§ Work order
Reproduce exactly the lines below from the one containing "Which has higher" through the one containing "Dead code analysis: 'if", including both, and nothing else.

[Stored data]
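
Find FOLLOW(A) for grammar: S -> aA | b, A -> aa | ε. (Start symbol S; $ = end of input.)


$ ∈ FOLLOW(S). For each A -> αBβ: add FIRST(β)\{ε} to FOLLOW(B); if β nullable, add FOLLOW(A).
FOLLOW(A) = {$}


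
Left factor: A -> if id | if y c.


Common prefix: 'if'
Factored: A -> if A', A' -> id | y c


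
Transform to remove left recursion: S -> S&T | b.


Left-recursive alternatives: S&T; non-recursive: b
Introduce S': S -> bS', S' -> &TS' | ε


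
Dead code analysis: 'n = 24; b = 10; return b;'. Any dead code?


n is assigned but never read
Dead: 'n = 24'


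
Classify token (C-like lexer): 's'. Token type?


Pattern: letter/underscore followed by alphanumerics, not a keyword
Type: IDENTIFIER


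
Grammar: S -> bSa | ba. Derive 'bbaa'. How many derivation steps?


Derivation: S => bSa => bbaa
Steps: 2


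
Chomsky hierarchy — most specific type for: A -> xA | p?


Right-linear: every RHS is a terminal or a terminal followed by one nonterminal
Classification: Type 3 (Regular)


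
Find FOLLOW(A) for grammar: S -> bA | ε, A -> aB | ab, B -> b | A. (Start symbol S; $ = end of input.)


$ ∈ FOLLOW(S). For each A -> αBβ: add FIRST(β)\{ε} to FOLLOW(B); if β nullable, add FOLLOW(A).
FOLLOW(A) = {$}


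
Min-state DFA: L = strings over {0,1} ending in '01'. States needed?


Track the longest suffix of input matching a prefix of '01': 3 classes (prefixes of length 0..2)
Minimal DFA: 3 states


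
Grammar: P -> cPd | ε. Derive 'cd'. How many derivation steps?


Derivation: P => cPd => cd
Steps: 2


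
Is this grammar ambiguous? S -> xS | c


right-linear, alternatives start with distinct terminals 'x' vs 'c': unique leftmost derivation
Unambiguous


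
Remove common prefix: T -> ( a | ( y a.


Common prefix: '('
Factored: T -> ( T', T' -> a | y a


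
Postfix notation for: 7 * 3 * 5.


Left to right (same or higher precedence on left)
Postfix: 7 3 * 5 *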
--
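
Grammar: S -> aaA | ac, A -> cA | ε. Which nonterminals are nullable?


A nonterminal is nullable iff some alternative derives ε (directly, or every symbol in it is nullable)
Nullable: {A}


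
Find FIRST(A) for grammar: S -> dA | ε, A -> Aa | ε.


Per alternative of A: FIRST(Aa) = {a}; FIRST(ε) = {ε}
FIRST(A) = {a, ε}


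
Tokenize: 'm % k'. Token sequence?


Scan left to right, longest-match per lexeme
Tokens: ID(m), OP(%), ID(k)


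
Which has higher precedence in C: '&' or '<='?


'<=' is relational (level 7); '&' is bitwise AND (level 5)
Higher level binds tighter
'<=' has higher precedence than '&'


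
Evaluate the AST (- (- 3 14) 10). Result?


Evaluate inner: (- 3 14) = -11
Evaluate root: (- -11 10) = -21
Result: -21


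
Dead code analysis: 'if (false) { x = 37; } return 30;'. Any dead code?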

§ Exercise solution
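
Which has higher precedence in C: '&' or '<='?


'<=' is relational (level 7); '&' is bitwise AND (level 5)
Higher level binds tighter
'<=' has higher precedence than '&'


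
Evaluate the AST (- (- 3 14) 10). Result?


Evaluate inner: (- 3 14) = -11
Evaluate root: (- -11 10) = -21
Result: -21


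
Dead code analysis: 'if (false) { x = 37; } return 30;'. Any dead code?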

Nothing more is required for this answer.